==== DATA TO USE ====

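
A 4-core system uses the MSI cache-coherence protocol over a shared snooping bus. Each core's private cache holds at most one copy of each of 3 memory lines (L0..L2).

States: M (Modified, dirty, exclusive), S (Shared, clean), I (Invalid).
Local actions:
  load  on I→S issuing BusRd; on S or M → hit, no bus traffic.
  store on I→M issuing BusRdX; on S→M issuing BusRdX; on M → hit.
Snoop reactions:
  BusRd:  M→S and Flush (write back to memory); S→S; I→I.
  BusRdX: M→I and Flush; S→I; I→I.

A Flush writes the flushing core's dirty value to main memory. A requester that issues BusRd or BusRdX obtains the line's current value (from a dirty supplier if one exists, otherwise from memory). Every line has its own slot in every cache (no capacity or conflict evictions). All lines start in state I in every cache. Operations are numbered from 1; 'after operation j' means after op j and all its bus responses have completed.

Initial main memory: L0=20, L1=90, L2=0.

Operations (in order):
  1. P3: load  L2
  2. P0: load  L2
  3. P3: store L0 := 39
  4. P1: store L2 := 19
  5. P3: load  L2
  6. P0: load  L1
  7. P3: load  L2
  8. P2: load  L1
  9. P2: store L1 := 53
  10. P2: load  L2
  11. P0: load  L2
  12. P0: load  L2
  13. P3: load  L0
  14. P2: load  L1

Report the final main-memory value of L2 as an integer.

[1] P3: load  L2 | P0:I, P1:I, P2:I, P3:S(0) | bus: BusRd
[2] P0: load  L2 | P0:S(0), P1:I, P2:I, P3:S(0) | bus: BusRd
[3] P3: store L0 := 39 | P0:I, P1:I, P2:I, P3:M(39) | bus: BusRdX
[4] P1: store L2 := 19 | P0:I, P1:M(19), P2:I, P3:I | bus: BusRdX
[5] P3: load  L2 | P0:I, P1:S(19), P2:I, P3:S(19) | bus: BusRd,Flush
[6] P0: load  L1 | P0:S(90), P1:I, P2:I, P3:I | bus: BusRd
[7] P3: load  L2 | P0:I, P1:S(19), P2:I, P3:S(19) | bus: none
[8] P2: load  L1 | P0:S(90), P1:I, P2:S(90), P3:I | bus: BusRd
[9] P2: store L1 := 53 | P0:I, P1:I, P2:M(53), P3:I | bus: BusRdX
[10] P2: load  L2 | P0:I, P1:S(19), P2:S(19), P3:S(19) | bus: BusRd
[11] P0: load  L2 | P0:S(19), P1:S(19), P2:S(19), P3:S(19) | bus: BusRd
[12] P0: load  L2 | P0:S(19), P1:S(19), P2:S(19), P3:S(19) | bus: none
[13] P3: load  L0 | P0:I, P1:I, P2:I, P3:M(39) | bus: none
[14] P2: load  L1 | P0:I, P1:I, P2:M(53), P3:I | bus: none

memory[L2] = 19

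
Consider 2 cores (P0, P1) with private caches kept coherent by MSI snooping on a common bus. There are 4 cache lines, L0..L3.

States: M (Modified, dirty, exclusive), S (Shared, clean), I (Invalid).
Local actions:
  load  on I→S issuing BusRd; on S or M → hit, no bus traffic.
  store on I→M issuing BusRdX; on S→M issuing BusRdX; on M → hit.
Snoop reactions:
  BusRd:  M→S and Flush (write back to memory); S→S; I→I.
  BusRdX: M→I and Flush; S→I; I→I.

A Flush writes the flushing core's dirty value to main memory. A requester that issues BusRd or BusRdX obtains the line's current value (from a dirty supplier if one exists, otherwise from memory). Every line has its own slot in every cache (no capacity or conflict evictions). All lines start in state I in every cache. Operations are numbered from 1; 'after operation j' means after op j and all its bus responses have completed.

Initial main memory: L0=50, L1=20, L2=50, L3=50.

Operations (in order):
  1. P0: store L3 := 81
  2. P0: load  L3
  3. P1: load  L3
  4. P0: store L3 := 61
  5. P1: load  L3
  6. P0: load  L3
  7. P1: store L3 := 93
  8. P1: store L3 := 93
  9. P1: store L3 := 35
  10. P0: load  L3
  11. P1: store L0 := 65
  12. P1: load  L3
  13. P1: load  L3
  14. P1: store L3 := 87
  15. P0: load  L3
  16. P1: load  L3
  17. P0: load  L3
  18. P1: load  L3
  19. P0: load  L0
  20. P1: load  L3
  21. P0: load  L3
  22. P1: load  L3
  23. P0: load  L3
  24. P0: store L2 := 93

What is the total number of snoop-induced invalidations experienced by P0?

invalidations = 2

1. P0: store L3 := 81  bus=[BusRdX]  L3: P0=M P1=I  mem[L3]=50
2. P0: load  L3  bus=[-]  L3: P0=M P1=I  mem[L3]=50
3. P1: load  L3  bus=[BusRd,Flush]  L3: P0=S P1=S  mem[L3]=81
4. P0: store L3 := 61  bus=[BusRdX]  L3: P0=M P1=I  mem[L3]=81
5. P1: load  L3  bus=[BusRd,Flush]  L3: P0=S P1=S  mem[L3]=61
6. P0: load  L3  bus=[-]  L3: P0=S P1=S  mem[L3]=61
7. P1: store L3 := 93  bus=[BusRdX]  L3: P0=I P1=M  mem[L3]=61
8. P1: store L3 := 93  bus=[-]  L3: P0=I P1=M  mem[L3]=61
9. P1: store L3 := 35  bus=[-]  L3: P0=I P1=M  mem[L3]=61
10. P0: load  L3  bus=[BusRd,Flush]  L3: P0=S P1=S  mem[L3]=35
11. P1: store L0 := 65  bus=[BusRdX]  L0: P0=I P1=M  mem[L0]=50
12. P1: load  L3  bus=[-]  L3: P0=S P1=S  mem[L3]=35
13. P1: load  L3  bus=[-]  L3: P0=S P1=S  mem[L3]=35
14. P1: store L3 := 87  bus=[BusRdX]  L3: P0=I P1=M  mem[L3]=35
15. P0: load  L3  bus=[BusRd,Flush]  L3: P0=S P1=S  mem[L3]=87
16. P1: load  L3  bus=[-]  L3: P0=S P1=S  mem[L3]=87
17. P0: load  L3  bus=[-]  L3: P0=S P1=S  mem[L3]=87
18. P1: load  L3  bus=[-]  L3: P0=S P1=S  mem[L3]=87
19. P0: load  L0  bus=[BusRd,Flush]  L0: P0=S P1=S  mem[L0]=65
20. P1: load  L3  bus=[-]  L3: P0=S P1=S  mem[L3]=87
21. P0: load  L3  bus=[-]  L3: P0=S P1=S  mem[L3]=87
22. P1: load  L3  bus=[-]  L3: P0=S P1=S  mem[L3]=87
23. P0: load  L3  bus=[-]  L3: P0=S P1=S  mem[L3]=87
24. P0: store L2 := 93  bus=[BusRdX]  L2: P0=M P1=I  mem[L2]=50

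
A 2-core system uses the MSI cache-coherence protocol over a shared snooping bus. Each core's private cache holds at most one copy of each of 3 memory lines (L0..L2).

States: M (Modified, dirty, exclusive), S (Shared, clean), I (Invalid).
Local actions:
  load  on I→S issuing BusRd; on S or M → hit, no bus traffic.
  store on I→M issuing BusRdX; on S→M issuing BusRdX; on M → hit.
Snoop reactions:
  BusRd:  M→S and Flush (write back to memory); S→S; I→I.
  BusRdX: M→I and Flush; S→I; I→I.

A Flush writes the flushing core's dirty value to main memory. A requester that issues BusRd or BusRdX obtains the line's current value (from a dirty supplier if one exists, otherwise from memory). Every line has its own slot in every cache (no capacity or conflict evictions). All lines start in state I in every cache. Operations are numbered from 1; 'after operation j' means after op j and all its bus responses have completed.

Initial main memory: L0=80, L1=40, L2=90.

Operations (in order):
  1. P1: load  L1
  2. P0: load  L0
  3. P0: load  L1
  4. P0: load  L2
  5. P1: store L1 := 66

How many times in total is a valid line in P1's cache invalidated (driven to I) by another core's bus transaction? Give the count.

  op1 P1: load  L1 → I/S on L1; bus BusRd; mem=40
  op2 P0: load  L0 → S/I on L0; bus BusRd; mem=80
  op3 P0: load  L1 → S/S on L1; bus BusRd; mem=40
  op4 P0: load  L2 → S/I on L2; bus BusRd; mem=90
  op5 P1: store L1 := 66 → I/M on L1; bus BusRdX; mem=40

invalidations = 0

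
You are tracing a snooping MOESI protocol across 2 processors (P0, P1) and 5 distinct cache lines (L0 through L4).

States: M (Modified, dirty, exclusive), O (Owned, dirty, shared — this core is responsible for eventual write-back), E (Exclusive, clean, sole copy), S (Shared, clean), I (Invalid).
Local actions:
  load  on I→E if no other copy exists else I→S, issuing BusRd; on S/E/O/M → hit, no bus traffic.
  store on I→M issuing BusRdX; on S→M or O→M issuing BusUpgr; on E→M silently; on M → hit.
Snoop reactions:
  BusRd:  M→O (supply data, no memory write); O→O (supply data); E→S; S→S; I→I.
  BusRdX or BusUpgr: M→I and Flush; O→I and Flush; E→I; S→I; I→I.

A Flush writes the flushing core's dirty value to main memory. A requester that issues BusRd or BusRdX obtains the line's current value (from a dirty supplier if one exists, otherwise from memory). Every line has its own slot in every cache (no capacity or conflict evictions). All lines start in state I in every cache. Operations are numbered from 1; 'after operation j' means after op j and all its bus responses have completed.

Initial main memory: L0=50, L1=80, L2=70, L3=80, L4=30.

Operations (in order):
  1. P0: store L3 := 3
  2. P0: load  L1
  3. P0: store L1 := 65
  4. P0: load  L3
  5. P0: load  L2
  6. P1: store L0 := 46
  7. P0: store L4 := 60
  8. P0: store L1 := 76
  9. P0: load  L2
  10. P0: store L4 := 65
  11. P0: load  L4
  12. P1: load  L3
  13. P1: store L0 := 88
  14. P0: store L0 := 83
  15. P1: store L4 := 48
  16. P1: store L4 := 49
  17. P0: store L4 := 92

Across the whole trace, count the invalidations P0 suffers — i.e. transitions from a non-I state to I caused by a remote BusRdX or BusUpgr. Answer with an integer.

invalidations = 1

  op1 P0: store L3 := 3 → M/I on L3; bus BusRdX; mem=80
  op2 P0: load  L1 → E/I on L1; bus BusRd; mem=80
  op3 P0: store L1 := 65 → M/I on L1; bus (none); mem=80
  op4 P0: load  L3 → M/I on L3; bus (none); mem=80
  op5 P0: load  L2 → E/I on L2; bus BusRd; mem=70
  op6 P1: store L0 := 46 → I/M on L0; bus BusRdX; mem=50
  op7 P0: store L4 := 60 → M/I on L4; bus BusRdX; mem=30
  op8 P0: store L1 := 76 → M/I on L1; bus (none); mem=80
  op9 P0: load  L2 → E/I on L2; bus (none); mem=70
  op10 P0: store L4 := 65 → M/I on L4; bus (none); mem=30
  op11 P0: load  L4 → M/I on L4; bus (none); mem=30
  op12 P1: load  L3 → O/S on L3; bus BusRd; mem=80
  op13 P1: store L0 := 88 → I/M on L0; bus (none); mem=50
  op14 P0: store L0 := 83 → M/I on L0; bus BusRdX Flush; mem=88
  op15 P1: store L4 := 48 → I/M on L4; bus BusRdX Flush; mem=65
  op16 P1: store L4 := 49 → I/M on L4; bus (none); mem=65
  op17 P0: store L4 := 92 → M/I on L4; bus BusRdX Flush; mem=49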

====

*INSTRUCTIONS TO FOLLOW*.
In restating the data, begin at its first line, reproduce each line word for word, and conclude with the line that contains "14. P2: load".

*FINAL ANSWER*.
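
A 4-core system uses the MSI cache-coherence protocol over a shared snooping bus. Each core's private cache holds at most one copy of each of 3 memory lines (L0..L2).

States: M (Modified, dirty, exclusive), S (Shared, clean), I (Invalid).
Local actions:
  load  on I→S issuing BusRd; on S or M → hit, no bus traffic.
  store on I→M issuing BusRdX; on S→M issuing BusRdX; on M → hit.
Snoop reactions:
  BusRd:  M→S and Flush (write back to memory); S→S; I→I.
  BusRdX: M→I and Flush; S→I; I→I.

A Flush writes the flushing core's dirty value to main memory. A requester that issues BusRd or BusRdX obtains the line's current value (from a dirty supplier if one exists, otherwise from memory). Every line has its own slot in every cache (no capacity or conflict evictions). All lines start in state I in every cache. Operations are numbered from 1; 'after operation j' means after op j and all its bus responses have completed.

Initial main memory: L0=20, L1=90, L2=0.

Operations (in order):
  1. P3: load  L2
  2. P0: load  L2
  3. P3: store L0 := 39
  4. P1: store L2 := 19
  5. P3: load  L2
  6. P0: load  L1
  7. P3: load  L2
  8. P2: load  L1
  9. P2: store L1 := 53
  10. P2: load  L2
  11. P0: load  L2
  12. P0: load  L2
  13. P3: load  L0
  14. P2: load  L1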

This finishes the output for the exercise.